**WHAT THE EXERCISE ASKS:**
Copy out all the lines of the data that hold the word "measurements".

**Collected data entries:**
- Opening Delimiter -

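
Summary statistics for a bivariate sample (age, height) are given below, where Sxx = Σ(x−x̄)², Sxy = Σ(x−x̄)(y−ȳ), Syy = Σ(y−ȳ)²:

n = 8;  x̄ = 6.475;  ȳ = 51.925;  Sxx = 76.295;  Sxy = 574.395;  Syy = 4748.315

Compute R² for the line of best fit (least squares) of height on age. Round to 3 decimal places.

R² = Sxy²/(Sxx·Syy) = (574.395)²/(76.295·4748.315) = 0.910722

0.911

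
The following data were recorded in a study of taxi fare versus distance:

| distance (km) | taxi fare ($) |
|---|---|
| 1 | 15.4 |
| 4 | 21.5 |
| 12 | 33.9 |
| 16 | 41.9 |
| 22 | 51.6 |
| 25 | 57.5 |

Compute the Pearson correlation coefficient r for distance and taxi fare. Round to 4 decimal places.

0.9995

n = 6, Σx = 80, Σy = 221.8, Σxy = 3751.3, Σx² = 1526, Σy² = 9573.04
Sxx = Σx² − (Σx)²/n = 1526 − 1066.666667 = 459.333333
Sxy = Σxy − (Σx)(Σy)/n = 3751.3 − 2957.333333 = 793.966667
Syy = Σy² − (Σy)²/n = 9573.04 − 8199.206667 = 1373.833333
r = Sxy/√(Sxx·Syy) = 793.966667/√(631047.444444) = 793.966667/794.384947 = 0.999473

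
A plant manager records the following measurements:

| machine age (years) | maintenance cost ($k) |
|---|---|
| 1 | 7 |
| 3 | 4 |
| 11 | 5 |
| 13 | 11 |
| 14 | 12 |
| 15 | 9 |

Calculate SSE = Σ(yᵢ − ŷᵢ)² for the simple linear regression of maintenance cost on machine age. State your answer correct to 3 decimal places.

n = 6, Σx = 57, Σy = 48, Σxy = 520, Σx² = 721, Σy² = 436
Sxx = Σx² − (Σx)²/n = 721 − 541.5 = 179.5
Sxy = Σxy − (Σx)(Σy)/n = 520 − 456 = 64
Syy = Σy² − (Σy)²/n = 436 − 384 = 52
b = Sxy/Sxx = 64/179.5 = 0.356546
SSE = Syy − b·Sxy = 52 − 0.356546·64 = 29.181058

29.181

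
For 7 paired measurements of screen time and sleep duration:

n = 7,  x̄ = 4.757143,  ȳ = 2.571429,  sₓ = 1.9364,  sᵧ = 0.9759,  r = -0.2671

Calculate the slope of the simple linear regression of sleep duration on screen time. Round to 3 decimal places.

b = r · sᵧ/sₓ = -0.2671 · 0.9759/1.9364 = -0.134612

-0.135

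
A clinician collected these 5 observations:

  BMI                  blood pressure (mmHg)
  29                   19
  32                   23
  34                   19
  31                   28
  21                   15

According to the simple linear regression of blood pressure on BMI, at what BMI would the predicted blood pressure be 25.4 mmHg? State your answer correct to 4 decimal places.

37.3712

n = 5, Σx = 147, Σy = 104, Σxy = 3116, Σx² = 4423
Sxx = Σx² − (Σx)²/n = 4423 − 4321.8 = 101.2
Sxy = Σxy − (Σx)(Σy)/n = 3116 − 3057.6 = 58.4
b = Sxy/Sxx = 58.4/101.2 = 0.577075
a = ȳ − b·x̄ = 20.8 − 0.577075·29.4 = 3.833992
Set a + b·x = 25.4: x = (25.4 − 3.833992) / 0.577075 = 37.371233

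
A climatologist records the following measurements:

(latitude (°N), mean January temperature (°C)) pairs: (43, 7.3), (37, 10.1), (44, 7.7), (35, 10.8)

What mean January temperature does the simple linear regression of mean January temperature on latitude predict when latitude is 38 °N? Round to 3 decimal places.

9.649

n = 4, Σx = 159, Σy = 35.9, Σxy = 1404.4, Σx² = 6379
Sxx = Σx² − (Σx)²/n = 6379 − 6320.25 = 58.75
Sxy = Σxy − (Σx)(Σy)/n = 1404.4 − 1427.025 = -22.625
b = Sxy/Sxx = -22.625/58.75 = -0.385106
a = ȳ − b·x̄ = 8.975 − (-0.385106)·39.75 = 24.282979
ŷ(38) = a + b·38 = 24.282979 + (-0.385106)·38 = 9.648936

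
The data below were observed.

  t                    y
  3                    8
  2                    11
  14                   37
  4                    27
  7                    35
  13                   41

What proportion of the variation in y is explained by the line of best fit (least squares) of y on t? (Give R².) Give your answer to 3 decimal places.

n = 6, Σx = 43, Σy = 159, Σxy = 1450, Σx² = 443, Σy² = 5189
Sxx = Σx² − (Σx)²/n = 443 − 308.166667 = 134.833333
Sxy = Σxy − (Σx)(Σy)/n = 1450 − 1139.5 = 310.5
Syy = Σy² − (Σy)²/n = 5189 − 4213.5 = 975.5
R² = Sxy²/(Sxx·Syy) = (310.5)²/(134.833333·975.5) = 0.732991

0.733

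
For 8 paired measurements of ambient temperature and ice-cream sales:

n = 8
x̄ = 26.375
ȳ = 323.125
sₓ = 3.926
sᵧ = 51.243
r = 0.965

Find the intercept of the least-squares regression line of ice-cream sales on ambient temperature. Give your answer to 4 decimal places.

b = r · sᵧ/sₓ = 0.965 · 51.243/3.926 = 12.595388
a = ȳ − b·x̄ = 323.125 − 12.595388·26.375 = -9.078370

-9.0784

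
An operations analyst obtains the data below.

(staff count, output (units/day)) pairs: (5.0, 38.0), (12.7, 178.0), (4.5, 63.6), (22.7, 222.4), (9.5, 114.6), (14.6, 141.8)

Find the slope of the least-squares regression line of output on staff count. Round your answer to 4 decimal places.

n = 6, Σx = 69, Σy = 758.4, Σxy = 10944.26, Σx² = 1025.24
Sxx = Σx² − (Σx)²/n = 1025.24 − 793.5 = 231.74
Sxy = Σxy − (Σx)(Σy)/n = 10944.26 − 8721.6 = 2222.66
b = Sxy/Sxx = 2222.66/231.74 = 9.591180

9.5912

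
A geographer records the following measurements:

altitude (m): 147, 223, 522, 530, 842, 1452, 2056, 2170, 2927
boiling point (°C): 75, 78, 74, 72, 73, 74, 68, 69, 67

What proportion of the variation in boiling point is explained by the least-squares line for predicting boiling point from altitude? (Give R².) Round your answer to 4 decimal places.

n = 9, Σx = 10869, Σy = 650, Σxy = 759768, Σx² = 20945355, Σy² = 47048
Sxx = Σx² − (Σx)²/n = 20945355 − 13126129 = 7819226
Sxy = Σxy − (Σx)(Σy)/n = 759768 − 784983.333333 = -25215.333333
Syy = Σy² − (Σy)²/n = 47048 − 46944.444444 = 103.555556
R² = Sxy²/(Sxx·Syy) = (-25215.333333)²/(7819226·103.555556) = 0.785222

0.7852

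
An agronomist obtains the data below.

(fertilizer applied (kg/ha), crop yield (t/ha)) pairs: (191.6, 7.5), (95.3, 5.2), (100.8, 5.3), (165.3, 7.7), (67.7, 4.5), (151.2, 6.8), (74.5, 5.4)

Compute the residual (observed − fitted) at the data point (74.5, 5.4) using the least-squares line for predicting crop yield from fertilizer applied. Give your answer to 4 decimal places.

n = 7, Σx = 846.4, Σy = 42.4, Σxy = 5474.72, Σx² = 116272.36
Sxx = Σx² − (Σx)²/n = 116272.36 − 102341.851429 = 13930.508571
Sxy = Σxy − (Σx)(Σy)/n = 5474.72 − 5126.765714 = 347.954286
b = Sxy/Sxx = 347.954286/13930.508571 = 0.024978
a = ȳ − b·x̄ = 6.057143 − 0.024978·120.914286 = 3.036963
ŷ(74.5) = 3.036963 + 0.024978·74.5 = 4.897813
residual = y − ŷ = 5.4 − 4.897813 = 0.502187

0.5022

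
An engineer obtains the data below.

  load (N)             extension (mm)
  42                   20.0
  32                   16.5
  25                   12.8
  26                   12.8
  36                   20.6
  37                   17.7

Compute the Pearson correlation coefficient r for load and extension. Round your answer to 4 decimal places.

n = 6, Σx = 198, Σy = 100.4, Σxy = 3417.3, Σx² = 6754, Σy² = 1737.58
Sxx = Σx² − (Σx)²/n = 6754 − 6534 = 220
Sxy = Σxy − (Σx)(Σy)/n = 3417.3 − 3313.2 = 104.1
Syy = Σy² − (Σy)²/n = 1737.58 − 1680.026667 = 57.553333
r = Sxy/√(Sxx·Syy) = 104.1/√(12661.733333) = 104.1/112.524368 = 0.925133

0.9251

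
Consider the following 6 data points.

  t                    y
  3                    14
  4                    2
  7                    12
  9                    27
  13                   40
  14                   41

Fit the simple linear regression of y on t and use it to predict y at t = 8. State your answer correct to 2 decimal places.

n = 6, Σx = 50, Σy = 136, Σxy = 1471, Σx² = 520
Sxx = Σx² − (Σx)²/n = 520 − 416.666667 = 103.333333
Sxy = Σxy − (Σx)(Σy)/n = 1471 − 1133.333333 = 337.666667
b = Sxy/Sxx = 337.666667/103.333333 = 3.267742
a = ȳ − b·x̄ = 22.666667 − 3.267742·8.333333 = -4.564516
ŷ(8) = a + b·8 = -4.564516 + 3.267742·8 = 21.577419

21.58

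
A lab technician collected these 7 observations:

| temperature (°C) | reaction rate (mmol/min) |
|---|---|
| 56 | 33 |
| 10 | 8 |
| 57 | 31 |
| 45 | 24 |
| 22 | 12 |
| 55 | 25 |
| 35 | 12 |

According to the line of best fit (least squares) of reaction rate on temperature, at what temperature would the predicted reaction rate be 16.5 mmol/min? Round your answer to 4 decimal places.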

- Closing Delimiter -

**ANSWER TO THIS TASK:**
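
A plant manager records the following measurements:
For 7 paired measurements of screen time and sleep duration:
A climatologist records the following measurements:
For 8 paired measurements of ambient temperature and ice-cream sales:
A geographer records the following measurements: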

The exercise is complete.